--- SOURCE INFORMATION ---
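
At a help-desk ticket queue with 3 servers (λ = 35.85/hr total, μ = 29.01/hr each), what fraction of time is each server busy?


ρ = λ/(cμ) = 35.85/(3·29.01) = 35.85/87.03 = 0.4119

Final: 0.4119


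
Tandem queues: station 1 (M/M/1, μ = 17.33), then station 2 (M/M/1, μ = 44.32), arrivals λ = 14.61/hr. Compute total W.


Each node sees arrival rate λ = 14.61/hr (tandem ⇒ throughput preserved).
W₁ = 1/(μ₁−λ) = 1/(17.33−14.61) = 0.36765 hr
W₂ = 1/(μ₂−λ) = 1/(44.32−14.61) = 0.03366 hr
W_total = W₁ + W₂ = 0.36765 + 0.03366 = 0.40131 hr

Final: 0.40131 hr


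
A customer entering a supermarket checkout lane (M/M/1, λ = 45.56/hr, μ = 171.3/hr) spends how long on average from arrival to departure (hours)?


W = 1/(μ−λ) = 1/(171.3 − 45.56) = 1/125.74 = 0.007953 hr

Final: 0.007953 hr


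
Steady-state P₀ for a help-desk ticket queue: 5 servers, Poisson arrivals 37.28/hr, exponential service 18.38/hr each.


a = λ/μ = 37.28/18.38 = 2.0283; ρ = a/c = 0.4057
Σ_{k=0}^{4} a^k/k! (terms k=0..4) = 1.00000 + 2.02829 + 2.05698 + 1.39072 + 0.70520 = 7.18119
Tail: a^5/(5!(1−ρ)) = 34.32828/(120·0.5943) = 0.48132
P₀ = 1/(7.18119 + 0.48132) = 1/7.66251 = 0.130505

Final: 0.130505


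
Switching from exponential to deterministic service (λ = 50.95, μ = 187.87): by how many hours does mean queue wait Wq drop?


ρ = 50.95/187.87 = 0.2712
Wq(M/M/1) = ρ/(μ−λ) = 0.2712/136.92 = 0.001981 hr
Wq(M/D/1) = ρ/(2(μ−λ)) = 0.0009904 hr
Savings = 0.001981 − 0.0009904 = 0.0009904 hr

Final: 0.0009904 hr


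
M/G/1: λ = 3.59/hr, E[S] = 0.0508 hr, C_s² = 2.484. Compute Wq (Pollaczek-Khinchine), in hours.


ρ = λ·E[S] = 3.59·0.0508 = 0.1824
E[S²] = E[S]²(1+C_s²) = 0.0508²·(1+2.484) = 0.008991
Wq = λ·E[S²]/(2(1−ρ)) = 3.59·0.008991/(2·0.8176) = 0.01974 hr

Final: 0.01974 hr


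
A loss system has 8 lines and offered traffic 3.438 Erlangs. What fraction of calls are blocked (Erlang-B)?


B(c,a) = (a^c/c!) / Σ_{k=0}^{c} a^k/k!
a^8/8! = 0.484090
Σ terms (k=0..8): 1.00000 + 3.43800 + 5.90992 + 6.77277 + 5.82120 + 4.00265 + 2.29352 + 1.12645 + 0.48409 = 30.848602
B = 0.484090/30.848602 = 0.015692

Final: 0.015692


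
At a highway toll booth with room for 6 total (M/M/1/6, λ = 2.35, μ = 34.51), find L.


ρ = 2.35/34.51 = 0.06810
L = ρ[1 − (K+1)ρ^K + Kρ^(K+1)] / [(1−ρ)(1−ρ^(K+1))]
Numerator: 0.06810·(1 − 7·0.00000009971 + 6·0.000000006790) = 0.068096
Denominator: (0.9319)·(1.000000) = 0.931904
L = 0.068096/0.931904 = 0.07307

Final: 0.07307


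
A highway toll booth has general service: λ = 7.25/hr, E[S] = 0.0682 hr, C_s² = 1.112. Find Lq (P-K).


ρ = λ·E[S] = 7.25·0.0682 = 0.4945
Lq = ρ²(1+C_s²)/(2(1−ρ)) = 0.2445·(1+1.112)/(2·0.5055)
= 0.2445·2.1120/1.0111 = 0.51067

Final: 0.51067


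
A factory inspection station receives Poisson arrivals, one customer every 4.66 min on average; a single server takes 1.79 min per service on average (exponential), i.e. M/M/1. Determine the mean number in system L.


λ = 60/4.66 = 12.8755 /hr
μ = 60/1.79 = 33.5196 /hr
ρ = λ/μ = 12.8755/33.5196 = 0.3841
L = ρ/(1−ρ) = 0.3841/0.6159 = 0.6237

Final: 0.6237


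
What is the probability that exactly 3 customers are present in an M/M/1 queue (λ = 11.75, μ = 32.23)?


ρ = 11.75/32.23 = 0.3646
P_n = (1−ρ)·ρ^n = (1 − 0.3646)·0.3646^3 = 0.6354·0.048454 = 0.030789

Final: 0.030789


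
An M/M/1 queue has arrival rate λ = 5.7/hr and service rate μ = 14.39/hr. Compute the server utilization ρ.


ρ = λ/μ = 5.7/14.39 = 0.3961

Final: 0.3961


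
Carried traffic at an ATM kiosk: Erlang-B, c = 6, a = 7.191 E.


B(6,7.191) = 0.343109 (Erlang-B)
Carried load = a(1 − B) = 7.191·(1 − 0.343109) = 7.191·0.656891 = 4.7237 E

Final: 4.7237 Erlangs


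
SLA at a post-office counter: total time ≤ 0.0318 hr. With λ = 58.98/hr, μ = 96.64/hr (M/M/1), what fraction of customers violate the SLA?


W ~ Exponential(μ−λ) for M/M/1.
μ − λ = 96.64 − 58.98 = 37.6600
P(W > t) = e^{−(μ−λ)t} = e^{−1.1976} = 0.301922

Final: 0.301922


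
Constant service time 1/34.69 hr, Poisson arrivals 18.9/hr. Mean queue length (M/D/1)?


ρ = 18.9/34.69 = 0.5448
M/D/1: Lq = ρ²/(2(1−ρ)) = 0.2968/(2·0.4552) = 0.32607

Final: 0.32607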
---
EXERCISE DESCRIPTION → Please output the line that contains "SLA at a post-office" and every line after it in the entries above, exactly, and nothing more.

THE COMPLETED TASK →
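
SLA at a post-office counter: total time ≤ 0.0318 hr. With λ = 58.98/hr, μ = 96.64/hr (M/M/1), what fraction of customers violate the SLA?


W ~ Exponential(μ−λ) for M/M/1.
μ − λ = 96.64 − 58.98 = 37.6600
P(W > t) = e^{−(μ−λ)t} = e^{−1.1976} = 0.301922

Final: 0.301922


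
Constant service time 1/34.69 hr, Poisson arrivals 18.9/hr. Mean queue length (M/D/1)?


ρ = 18.9/34.69 = 0.5448
M/D/1: Lq = ρ²/(2(1−ρ)) = 0.2968/(2·0.4552) = 0.32607

Final: 0.32607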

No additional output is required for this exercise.